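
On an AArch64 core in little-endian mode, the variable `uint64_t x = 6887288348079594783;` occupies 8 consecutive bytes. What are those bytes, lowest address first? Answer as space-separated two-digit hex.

6887288348079594783 in hexadecimal, padded to 64 bits, is 0x5F9490431CF89D1F.
Split into bytes (most-significant first): 5F 94 90 43 1C F8 9D 1F.
In little-endian order the low byte comes first in memory.
So at ascending addresses the bytes are 1F 9D F8 1C 43 90 94 5F.

1F 9D F8 1C 43 90 94 5F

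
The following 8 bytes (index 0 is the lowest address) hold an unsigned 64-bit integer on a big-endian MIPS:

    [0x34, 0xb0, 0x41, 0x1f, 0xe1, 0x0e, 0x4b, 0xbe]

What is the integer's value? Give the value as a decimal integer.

3796606091048930238

In big-endian order the high byte comes first in memory.
The bytes are already most-significant first: 0x34B0411FE10E4BBE.
0x34B0411FE10E4BBE = 3796606091048930238.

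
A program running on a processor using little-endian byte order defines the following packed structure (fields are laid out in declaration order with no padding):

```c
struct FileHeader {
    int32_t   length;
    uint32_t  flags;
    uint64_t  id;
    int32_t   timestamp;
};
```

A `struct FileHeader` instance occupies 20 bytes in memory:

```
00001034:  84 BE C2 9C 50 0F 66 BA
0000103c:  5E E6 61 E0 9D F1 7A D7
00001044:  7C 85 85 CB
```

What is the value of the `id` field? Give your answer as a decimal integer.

`id` follows `length` (4 B), `flags` (4 B), so it starts at offset 4 + 4 = 8 and occupies 8 bytes.
Bytes at offsets 8..15: 5E E6 61 E0 9D F1 7A D7.
Little-endian stores the least-significant byte at the lowest address.
Reassemble most-significant byte first: D7 7A F1 9D E0 61 E6 5E → 0xD77AF19DE061E65E.
0xD77AF19DE061E65E = 15526988325689878110.

15526988325689878110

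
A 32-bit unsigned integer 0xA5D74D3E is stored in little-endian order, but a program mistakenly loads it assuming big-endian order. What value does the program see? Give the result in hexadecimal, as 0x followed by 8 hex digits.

0x3E4DD7A5

Stored little-endian, the bytes at ascending addresses are 3E 4D D7 A5.
Read back as big-endian, the last byte is least significant, giving 0x3E4DD7A5.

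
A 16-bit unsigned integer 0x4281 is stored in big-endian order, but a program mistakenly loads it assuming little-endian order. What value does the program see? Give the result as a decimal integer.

Stored big-endian, the bytes at ascending addresses are 42 81.
Read back as little-endian, the first byte is least significant, giving 0x8142.
0x8142 = 33090.

33090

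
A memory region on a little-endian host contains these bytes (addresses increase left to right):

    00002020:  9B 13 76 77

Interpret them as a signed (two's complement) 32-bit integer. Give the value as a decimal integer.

2004226971

Little-endian: lowest address holds the least-significant byte.
Reassemble most-significant byte first: 77 76 13 9B → 0x7776139B.
0x7776139B = 2004226971.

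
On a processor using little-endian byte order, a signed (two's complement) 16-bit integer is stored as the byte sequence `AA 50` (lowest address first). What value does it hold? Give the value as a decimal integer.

20650

Little-endian: lowest address holds the least-significant byte.
Reassemble most-significant byte first: 50 AA → 0x50AA.
0x50AA = 20650.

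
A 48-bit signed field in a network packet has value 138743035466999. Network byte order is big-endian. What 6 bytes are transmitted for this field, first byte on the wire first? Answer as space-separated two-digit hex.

7E 2F A1 58 14 F7

138743035466999 in hexadecimal, padded to 48 bits, is 0x7E2FA15814F7.
Split into bytes (most-significant first): 7E 2F A1 58 14 F7.
Big-endian: lowest address holds the most-significant byte.
So the memory order matches the most-significant-first order: 7E 2F A1 58 14 F7.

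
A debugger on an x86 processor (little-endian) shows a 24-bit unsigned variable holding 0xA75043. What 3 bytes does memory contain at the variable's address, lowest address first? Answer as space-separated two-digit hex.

Split into bytes (most-significant first): A7 50 43.
Little-endian stores the least-significant byte at the lowest address.
So at ascending addresses the bytes are 43 50 A7.

43 50 A7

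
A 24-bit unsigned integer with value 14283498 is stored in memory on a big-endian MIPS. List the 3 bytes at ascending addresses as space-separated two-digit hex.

14283498 in hexadecimal, padded to 24 bits, is 0xD9F2EA.
Split into bytes (most-significant first): D9 F2 EA.
Big-endian stores the most-significant byte at the lowest address.
So the memory order matches the most-significant-first order: D9 F2 EA.

D9 F2 EA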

━━━

Exercise description => Pull out every line in the material above where "FileHeader" occurs.

Response area =>
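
struct FileHeader {
A `struct FileHeader` instance occupies 20 bytes in memory: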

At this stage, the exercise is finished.